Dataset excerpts

<<<<

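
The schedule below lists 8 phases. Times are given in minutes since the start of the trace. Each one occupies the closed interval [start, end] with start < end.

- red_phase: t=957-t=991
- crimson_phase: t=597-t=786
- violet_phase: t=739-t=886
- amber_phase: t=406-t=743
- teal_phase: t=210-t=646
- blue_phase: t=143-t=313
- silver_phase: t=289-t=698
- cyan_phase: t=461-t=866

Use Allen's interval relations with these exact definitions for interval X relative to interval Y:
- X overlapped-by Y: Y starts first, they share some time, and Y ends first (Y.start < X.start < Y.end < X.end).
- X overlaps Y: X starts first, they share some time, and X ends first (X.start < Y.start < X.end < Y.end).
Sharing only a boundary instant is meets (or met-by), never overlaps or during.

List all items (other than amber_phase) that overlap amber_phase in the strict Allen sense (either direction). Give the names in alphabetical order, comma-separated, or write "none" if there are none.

crimson_phase, cyan_phase, silver_phase, teal_phase, violet_phase

Target amber_phase = [t=406, t=743].
blue_phase [t=143, t=313] → before → no.
crimson_phase [t=597, t=786] → overlapped-by → yes.
cyan_phase [t=461, t=866] → overlapped-by → yes.
red_phase [t=957, t=991] → after → no.
silver_phase [t=289, t=698] → overlaps → yes.
teal_phase [t=210, t=646] → overlaps → yes.
violet_phase [t=739, t=886] → overlapped-by → yes.
Result: crimson_phase, cyan_phase, silver_phase, teal_phase, violet_phase.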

>>>>

◆ Prompt
Print only the lines from the top of the data above down to the line holding "Sharing only a", inclusive.

◆ Solved exercise
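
The schedule below lists 8 phases. Times are given in minutes since the start of the trace. Each one occupies the closed interval [start, end] with start < end.

- red_phase: t=957-t=991
- crimson_phase: t=597-t=786
- violet_phase: t=739-t=886
- amber_phase: t=406-t=743
- teal_phase: t=210-t=646
- blue_phase: t=143-t=313
- silver_phase: t=289-t=698
- cyan_phase: t=461-t=866

Use Allen's interval relations with these exact definitions for interval X relative to interval Y:
- X overlapped-by Y: Y starts first, they share some time, and Y ends first (Y.start < X.start < Y.end < X.end).
- X overlaps Y: X starts first, they share some time, and X ends first (X.start < Y.start < X.end < Y.end).
Sharing only a boundary instant is meets (or met-by), never overlaps or during.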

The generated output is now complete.